[Data — start]

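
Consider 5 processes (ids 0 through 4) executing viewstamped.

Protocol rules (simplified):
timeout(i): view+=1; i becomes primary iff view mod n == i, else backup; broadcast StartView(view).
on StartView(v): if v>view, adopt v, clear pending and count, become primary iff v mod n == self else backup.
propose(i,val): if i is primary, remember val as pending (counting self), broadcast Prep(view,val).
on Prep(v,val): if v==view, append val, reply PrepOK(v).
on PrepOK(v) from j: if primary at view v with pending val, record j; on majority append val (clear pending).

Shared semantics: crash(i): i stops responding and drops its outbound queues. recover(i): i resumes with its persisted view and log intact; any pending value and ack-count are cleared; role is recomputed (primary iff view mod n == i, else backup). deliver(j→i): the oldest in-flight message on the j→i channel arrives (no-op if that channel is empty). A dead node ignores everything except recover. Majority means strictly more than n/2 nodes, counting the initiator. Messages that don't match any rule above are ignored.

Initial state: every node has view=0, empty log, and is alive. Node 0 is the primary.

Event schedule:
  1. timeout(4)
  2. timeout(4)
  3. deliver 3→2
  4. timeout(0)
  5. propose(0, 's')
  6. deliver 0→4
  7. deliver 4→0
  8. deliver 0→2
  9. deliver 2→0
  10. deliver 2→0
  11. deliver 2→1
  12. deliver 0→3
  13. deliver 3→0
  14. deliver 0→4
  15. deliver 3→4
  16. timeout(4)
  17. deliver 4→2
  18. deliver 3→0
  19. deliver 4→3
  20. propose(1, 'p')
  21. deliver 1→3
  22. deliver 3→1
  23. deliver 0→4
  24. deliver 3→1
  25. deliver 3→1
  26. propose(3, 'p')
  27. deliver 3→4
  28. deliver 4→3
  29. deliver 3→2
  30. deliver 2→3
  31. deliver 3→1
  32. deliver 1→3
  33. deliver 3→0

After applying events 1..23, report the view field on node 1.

0

step 1 timeout(4): 4={back,v=1,log=-}
step 2 timeout(4): 4={back,v=2,log=-}
step 3 deliver 3→2: —
step 4 timeout(0): 0={back,v=1,log=-}
step 5 propose(0,'s'): —
step 6 deliver 0→4: —
step 7 deliver 4→0: —
step 8 deliver 0→2: 2={back,v=1,log=-}
step 9 deliver 2→0: —
step 10 deliver 2→0: —
step 11 deliver 2→1: —
step 12 deliver 0→3: 3={back,v=1,log=-}
step 13 deliver 3→0: —
step 14 deliver 0→4: —
step 15 deliver 3→4: —
step 16 timeout(4): 4={back,v=3,log=-}
step 17 deliver 4→2: —
step 18 deliver 3→0: —
step 19 deliver 4→3: —
step 20 propose(1,'p'): —
step 21 deliver 1→3: —
step 22 deliver 3→1: —
step 23 deliver 0→4: —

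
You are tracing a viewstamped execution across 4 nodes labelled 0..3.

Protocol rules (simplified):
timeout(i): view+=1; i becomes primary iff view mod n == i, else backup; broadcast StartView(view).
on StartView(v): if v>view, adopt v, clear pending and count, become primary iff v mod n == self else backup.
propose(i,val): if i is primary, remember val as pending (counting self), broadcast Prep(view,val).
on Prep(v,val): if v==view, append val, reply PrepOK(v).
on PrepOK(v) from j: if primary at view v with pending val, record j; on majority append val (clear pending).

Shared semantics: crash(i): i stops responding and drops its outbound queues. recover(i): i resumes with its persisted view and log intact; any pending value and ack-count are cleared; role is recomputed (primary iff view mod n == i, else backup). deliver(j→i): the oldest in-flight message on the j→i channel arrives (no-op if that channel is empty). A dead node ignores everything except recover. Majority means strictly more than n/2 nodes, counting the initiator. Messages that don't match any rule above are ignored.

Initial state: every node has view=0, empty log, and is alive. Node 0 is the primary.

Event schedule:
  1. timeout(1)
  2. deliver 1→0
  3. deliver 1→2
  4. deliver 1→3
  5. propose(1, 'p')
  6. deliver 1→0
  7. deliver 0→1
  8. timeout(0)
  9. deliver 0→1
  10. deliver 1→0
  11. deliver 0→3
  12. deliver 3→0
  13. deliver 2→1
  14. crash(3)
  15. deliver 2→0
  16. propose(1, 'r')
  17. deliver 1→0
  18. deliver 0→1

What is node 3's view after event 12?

2

[1] timeout(1) → N1(prim v1 [-])
[2] deliver 1→0 → N0(back v1 [-])
[3] deliver 1→2 → N2(back v1 [-])
[4] deliver 1→3 → N3(back v1 [-])
[5] propose(1,'p') → ∅
[6] deliver 1→0 → N0(back v1 [p])
[7] deliver 0→1 → ∅
[8] timeout(0) → N0(back v2 [p])
[9] deliver 0→1 → N1(back v2 [-])
[10] deliver 1→0 → ∅
[11] deliver 0→3 → N3(back v2 [-])
[12] deliver 3→0 → ∅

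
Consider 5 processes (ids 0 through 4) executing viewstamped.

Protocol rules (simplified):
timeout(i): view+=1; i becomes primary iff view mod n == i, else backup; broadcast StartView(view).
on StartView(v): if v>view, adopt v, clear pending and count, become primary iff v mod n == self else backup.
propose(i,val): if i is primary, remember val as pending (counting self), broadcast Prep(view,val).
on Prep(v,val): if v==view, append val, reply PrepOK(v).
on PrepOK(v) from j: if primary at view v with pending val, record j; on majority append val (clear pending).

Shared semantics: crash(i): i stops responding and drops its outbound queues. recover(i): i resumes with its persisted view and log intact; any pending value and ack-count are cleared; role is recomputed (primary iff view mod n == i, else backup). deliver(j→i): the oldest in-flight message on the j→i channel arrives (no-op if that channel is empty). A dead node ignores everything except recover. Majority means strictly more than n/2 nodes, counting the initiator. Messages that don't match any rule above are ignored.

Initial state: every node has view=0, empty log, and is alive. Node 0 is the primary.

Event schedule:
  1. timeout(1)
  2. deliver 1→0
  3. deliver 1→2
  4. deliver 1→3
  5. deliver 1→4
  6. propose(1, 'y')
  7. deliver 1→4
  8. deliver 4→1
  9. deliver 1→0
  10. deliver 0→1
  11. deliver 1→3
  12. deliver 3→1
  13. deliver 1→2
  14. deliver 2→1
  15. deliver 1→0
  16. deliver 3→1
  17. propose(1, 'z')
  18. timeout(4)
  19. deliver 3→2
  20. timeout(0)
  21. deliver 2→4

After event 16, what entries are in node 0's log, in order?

y

[1] timeout(1) → N1(prim v1 [-])
[2] deliver 1→0 → N0(back v1 [-])
[3] deliver 1→2 → N2(back v1 [-])
[4] deliver 1→3 → N3(back v1 [-])
[5] deliver 1→4 → N4(back v1 [-])
[6] propose(1,'y') → ∅
[7] deliver 1→4 → N4(back v1 [y])
[8] deliver 4→1 → ∅
[9] deliver 1→0 → N0(back v1 [y])
[10] deliver 0→1 → N1(prim v1 [y])
[11] deliver 1→3 → N3(back v1 [y])
[12] deliver 3→1 → ∅
[13] deliver 1→2 → N2(back v1 [y])
[14] deliver 2→1 → ∅
[15] deliver 1→0 → ∅
[16] deliver 3→1 → ∅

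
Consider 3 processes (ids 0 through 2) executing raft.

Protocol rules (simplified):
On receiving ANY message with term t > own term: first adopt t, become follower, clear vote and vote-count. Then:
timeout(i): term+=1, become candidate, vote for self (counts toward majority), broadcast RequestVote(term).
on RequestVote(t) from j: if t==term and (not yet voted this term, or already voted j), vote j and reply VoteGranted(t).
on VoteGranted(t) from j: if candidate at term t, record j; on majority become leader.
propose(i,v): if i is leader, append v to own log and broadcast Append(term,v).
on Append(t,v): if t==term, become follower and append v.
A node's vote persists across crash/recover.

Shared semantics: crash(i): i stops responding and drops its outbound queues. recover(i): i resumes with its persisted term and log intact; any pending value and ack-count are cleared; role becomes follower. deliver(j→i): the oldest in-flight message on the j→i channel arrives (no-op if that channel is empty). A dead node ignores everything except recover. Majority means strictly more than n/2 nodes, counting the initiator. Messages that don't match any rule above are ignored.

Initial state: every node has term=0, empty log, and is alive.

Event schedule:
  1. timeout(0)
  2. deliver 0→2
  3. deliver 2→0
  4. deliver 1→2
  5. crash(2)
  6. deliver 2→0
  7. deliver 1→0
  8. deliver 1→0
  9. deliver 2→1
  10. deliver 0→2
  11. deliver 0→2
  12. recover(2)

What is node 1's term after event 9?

0

after 1 — timeout(0): n0:cand/t1/[-]
after 2 — deliver 0→2: n2:foll/t1/[-]
after 3 — deliver 2→0: n0:lead/t1/[-]
after 4 — deliver 1→2: ·
after 5 — crash(2): n2:✗foll/t1/[-]
after 6 — deliver 2→0: ·
after 7 — deliver 1→0: ·
after 8 — deliver 1→0: ·
after 9 — deliver 2→1: ·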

[Data — finish]

Report every line from the listing above where the string "leader" can be found.

Worked solution =
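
on VoteGranted(t) from j: if candidate at term t, record j; on majority become leader.
propose(i,v): if i is leader, append v to own log and broadcast Append(term,v).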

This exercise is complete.